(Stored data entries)
- - - - - - -

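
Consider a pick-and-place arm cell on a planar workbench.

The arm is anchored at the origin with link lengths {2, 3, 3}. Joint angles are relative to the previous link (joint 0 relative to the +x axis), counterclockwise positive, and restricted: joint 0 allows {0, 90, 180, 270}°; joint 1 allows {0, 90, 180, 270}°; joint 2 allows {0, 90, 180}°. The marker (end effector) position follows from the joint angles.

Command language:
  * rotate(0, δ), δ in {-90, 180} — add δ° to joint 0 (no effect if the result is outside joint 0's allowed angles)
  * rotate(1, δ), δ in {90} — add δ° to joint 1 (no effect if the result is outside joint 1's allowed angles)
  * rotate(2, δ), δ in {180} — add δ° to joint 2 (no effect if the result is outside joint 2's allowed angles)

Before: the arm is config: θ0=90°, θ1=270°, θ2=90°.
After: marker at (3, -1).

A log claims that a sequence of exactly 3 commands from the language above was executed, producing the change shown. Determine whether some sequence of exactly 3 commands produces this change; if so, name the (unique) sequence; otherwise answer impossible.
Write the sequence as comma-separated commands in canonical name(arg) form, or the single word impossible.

start: config: θ0=90°, θ1=270°, θ2=90°
t=1 rotate(1, 90) ⇒ config: θ0=90°, θ1=0°, θ2=90°
t=2 rotate(1, 90) ⇒ config: θ0=90°, θ1=90°, θ2=90°
t=3 rotate(1, 90) ⇒ config: θ0=90°, θ1=180°, θ2=90°
no other 3-command option fits: unique.

rotate(1, 90), rotate(1, 90), rotate(1, 90)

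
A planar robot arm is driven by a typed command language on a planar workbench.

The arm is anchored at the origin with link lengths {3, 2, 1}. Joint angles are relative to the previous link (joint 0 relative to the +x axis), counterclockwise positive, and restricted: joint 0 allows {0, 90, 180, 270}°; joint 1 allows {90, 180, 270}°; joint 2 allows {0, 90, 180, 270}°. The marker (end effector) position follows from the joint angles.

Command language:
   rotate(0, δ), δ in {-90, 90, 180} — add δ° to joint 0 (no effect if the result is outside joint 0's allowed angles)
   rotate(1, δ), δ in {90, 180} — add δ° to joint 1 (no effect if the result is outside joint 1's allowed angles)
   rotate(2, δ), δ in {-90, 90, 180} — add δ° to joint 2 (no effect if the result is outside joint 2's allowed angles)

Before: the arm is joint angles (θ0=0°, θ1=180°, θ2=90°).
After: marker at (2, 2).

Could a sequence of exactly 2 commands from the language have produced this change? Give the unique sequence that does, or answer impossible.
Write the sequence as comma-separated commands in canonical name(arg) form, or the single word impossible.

rotate(1, 90), rotate(1, 180)

key: order matters: swapping rotate(1, 90) and rotate(1, 180) lands elsewhere
initial: joint angles (θ0=0°, θ1=180°, θ2=90°)
1. rotate(1, 90) → joint angles (θ0=0°, θ1=270°, θ2=90°)
2. rotate(1, 180) → joint angles (θ0=0°, θ1=90°, θ2=90°)
no rival 2-sequence matches.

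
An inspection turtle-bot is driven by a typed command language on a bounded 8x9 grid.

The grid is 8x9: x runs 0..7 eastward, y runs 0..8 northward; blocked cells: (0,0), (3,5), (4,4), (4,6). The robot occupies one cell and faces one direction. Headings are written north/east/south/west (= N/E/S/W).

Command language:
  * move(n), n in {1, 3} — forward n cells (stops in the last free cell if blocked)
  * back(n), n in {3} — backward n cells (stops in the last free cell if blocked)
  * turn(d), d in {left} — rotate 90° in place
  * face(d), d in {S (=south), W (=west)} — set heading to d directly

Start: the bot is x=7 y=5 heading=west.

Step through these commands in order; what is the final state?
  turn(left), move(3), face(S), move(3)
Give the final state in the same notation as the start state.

x=7 y=0 heading=south

from: x=7 y=5 heading=west
[1] after turn(left): x=7 y=5 heading=south
[2] after move(3): x=7 y=2 heading=south
[3] after face(S): x=7 y=2 heading=south
[4] after move(3): x=7 y=0 heading=south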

- - - - - - -

▶ WHAT THE TASK ASKS
The answer must be every record above, repeated exactly as written.

▶ OUTPUT FOR THIS TASK
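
Consider a pick-and-place arm cell on a planar workbench.

The arm is anchored at the origin with link lengths {2, 3, 3}. Joint angles are relative to the previous link (joint 0 relative to the +x axis), counterclockwise positive, and restricted: joint 0 allows {0, 90, 180, 270}°; joint 1 allows {0, 90, 180, 270}°; joint 2 allows {0, 90, 180}°. The marker (end effector) position follows from the joint angles.

Command language:
  * rotate(0, δ), δ in {-90, 180} — add δ° to joint 0 (no effect if the result is outside joint 0's allowed angles)
  * rotate(1, δ), δ in {90} — add δ° to joint 1 (no effect if the result is outside joint 1's allowed angles)
  * rotate(2, δ), δ in {180} — add δ° to joint 2 (no effect if the result is outside joint 2's allowed angles)

Before: the arm is config: θ0=90°, θ1=270°, θ2=90°.
After: marker at (3, -1).

A log claims that a sequence of exactly 3 commands from the language above was executed, producing the change shown. Determine whether some sequence of exactly 3 commands produces this change; if so, name the (unique) sequence; otherwise answer impossible.
Write the sequence as comma-separated commands in canonical name(arg) form, or the single word impossible.

start: config: θ0=90°, θ1=270°, θ2=90°
t=1 rotate(1, 90) ⇒ config: θ0=90°, θ1=0°, θ2=90°
t=2 rotate(1, 90) ⇒ config: θ0=90°, θ1=90°, θ2=90°
t=3 rotate(1, 90) ⇒ config: θ0=90°, θ1=180°, θ2=90°
no other 3-command option fits: unique.

rotate(1, 90), rotate(1, 90), rotate(1, 90)

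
A planar robot arm is driven by a typed command language on a planar workbench.

The arm is anchored at the origin with link lengths {3, 2, 1}. Joint angles are relative to the previous link (joint 0 relative to the +x axis), counterclockwise positive, and restricted: joint 0 allows {0, 90, 180, 270}°; joint 1 allows {90, 180, 270}°; joint 2 allows {0, 90, 180, 270}°. The marker (end effector) position follows from the joint angles.

Command language:
   rotate(0, δ), δ in {-90, 90, 180} — add δ° to joint 0 (no effect if the result is outside joint 0's allowed angles)
   rotate(1, δ), δ in {90, 180} — add δ° to joint 1 (no effect if the result is outside joint 1's allowed angles)
   rotate(2, δ), δ in {-90, 90, 180} — add δ° to joint 2 (no effect if the result is outside joint 2's allowed angles)

Before: the arm is joint angles (θ0=0°, θ1=180°, θ2=90°).
After: marker at (2, 2).

Could a sequence of exactly 2 commands from the language have produced this change? Give the unique sequence that does, or answer impossible.
Write the sequence as comma-separated commands in canonical name(arg) form, or the single word impossible.

rotate(1, 90), rotate(1, 180)

key: order matters: swapping rotate(1, 90) and rotate(1, 180) lands elsewhere
initial: joint angles (θ0=0°, θ1=180°, θ2=90°)
1. rotate(1, 90) → joint angles (θ0=0°, θ1=270°, θ2=90°)
2. rotate(1, 180) → joint angles (θ0=0°, θ1=90°, θ2=90°)
no rival 2-sequence matches.

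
An inspection turtle-bot is driven by a typed command language on a bounded 8x9 grid.

The grid is 8x9: x runs 0..7 eastward, y runs 0..8 northward; blocked cells: (0,0), (3,5), (4,4), (4,6). The robot occupies one cell and faces one direction. Headings are written north/east/south/west (= N/E/S/W).

Command language:
  * move(n), n in {1, 3} — forward n cells (stops in the last free cell if blocked)
  * back(n), n in {3} — backward n cells (stops in the last free cell if blocked)
  * turn(d), d in {left} — rotate 90° in place
  * face(d), d in {S (=south), W (=west)} — set heading to d directly

Start: the bot is x=7 y=5 heading=west.

Step through these commands in order; what is the final state?
  turn(left), move(3), face(S), move(3)
Give the final state in the same notation as the start state.

x=7 y=0 heading=south

from: x=7 y=5 heading=west
[1] after turn(left): x=7 y=5 heading=south
[2] after move(3): x=7 y=2 heading=south
[3] after face(S): x=7 y=2 heading=south
[4] after move(3): x=7 y=0 heading=south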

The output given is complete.